* WHAT IS NEEDED *
Word for word, set down the entries that follow.

* TASK MATERIAL *

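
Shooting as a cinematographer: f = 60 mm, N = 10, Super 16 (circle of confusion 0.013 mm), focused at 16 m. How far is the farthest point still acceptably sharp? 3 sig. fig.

Hyperfocal distance H = f²/(N·c) + f = 60²/(10 × 0.013) + 60 = 3600/0.13 + 60 ≈ 27752.3 mm ≈ 27.75 m.
Far limit Df = s·(H − f)/(H − s) = 16000 × (27752.3 − 60) / (27752.3 − 16000) = 16000 × 27692.3 / 11752.3 ≈ 37701 mm ≈ 37.7 m.

37.7 m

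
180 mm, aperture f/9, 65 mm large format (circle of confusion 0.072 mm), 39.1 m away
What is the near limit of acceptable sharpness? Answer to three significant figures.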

* RESULT OF THIS TASK *
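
Shooting as a cinematographer: f = 60 mm, N = 10, Super 16 (circle of confusion 0.013 mm), focused at 16 m. How far is the farthest point still acceptably sharp? 3 sig. fig.

Hyperfocal distance H = f²/(N·c) + f = 60²/(10 × 0.013) + 60 = 3600/0.13 + 60 ≈ 27752.3 mm ≈ 27.75 m.
Far limit Df = s·(H − f)/(H − s) = 16000 × (27752.3 − 60) / (27752.3 − 16000) = 16000 × 27692.3 / 11752.3 ≈ 37701 mm ≈ 37.7 m.

37.7 m

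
180 mm, aperture f/9, 65 mm large format (circle of confusion 0.072 mm), 39.1 m away
What is the near limit of acceptable sharpness? Answer to three significant figures.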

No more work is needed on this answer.